WORK TO BE COMPLETED: In the entries below, spot each line with the word "units" and copy it.
____ ENTRIES SHOWN
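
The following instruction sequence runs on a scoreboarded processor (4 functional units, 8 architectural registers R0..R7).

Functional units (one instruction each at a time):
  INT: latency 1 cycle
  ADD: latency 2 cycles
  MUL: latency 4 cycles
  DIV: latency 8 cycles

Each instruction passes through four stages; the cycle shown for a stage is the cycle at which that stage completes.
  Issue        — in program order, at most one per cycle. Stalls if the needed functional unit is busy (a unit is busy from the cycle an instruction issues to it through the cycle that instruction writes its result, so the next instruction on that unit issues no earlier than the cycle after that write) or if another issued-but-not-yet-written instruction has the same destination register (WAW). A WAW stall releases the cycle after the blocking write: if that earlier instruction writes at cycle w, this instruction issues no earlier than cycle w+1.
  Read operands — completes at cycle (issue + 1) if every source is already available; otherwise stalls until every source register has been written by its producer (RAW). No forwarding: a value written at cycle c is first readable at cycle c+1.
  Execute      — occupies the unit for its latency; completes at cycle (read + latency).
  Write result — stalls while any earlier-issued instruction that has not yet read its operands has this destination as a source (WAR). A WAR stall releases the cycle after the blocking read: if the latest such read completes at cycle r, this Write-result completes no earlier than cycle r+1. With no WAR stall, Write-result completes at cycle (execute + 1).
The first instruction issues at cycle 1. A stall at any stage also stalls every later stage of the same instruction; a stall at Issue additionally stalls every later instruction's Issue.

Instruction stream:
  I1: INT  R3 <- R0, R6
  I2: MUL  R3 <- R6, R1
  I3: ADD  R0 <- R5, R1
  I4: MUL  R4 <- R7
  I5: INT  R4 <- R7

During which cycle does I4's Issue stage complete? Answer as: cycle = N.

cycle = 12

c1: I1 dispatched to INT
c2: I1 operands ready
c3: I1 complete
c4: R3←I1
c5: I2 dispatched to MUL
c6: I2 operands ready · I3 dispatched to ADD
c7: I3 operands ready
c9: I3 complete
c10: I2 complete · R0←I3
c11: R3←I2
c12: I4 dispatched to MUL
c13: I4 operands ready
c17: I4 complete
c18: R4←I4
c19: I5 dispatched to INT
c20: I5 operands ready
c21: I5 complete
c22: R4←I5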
________
____ ENTRIES SHOWN
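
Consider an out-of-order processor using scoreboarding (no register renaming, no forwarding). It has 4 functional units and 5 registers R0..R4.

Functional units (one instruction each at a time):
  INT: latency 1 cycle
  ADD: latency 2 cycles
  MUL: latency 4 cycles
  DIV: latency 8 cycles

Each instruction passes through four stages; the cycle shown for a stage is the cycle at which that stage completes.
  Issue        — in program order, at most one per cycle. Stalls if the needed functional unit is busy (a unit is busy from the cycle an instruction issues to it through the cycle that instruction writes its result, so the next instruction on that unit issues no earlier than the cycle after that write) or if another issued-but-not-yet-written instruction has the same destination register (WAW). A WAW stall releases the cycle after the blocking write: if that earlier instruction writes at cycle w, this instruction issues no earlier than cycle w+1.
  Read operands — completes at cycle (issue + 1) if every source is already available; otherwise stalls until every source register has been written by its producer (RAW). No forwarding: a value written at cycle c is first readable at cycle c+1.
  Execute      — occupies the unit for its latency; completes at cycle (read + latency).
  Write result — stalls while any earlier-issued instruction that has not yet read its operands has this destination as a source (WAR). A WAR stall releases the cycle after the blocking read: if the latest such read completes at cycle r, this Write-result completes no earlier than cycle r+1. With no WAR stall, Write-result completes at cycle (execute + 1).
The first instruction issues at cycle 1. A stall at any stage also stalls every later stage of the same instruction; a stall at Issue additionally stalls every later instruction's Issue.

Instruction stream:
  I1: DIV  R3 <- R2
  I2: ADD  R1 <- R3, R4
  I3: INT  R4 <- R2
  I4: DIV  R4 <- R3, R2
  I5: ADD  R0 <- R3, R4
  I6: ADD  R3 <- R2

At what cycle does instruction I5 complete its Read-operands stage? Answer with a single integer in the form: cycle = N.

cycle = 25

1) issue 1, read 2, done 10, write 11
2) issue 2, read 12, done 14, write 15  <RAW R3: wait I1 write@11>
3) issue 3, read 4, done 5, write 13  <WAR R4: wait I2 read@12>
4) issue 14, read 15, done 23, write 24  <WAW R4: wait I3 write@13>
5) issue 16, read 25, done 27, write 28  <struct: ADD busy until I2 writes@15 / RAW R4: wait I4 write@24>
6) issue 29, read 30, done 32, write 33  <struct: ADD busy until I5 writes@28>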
________
WRITTEN SOLUTION:
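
The following instruction sequence runs on a scoreboarded processor (4 functional units, 8 architectural registers R0..R7).
Functional units (one instruction each at a time):
Consider an out-of-order processor using scoreboarding (no register renaming, no forwarding). It has 4 functional units and 5 registers R0..R4.
Functional units (one instruction each at a time):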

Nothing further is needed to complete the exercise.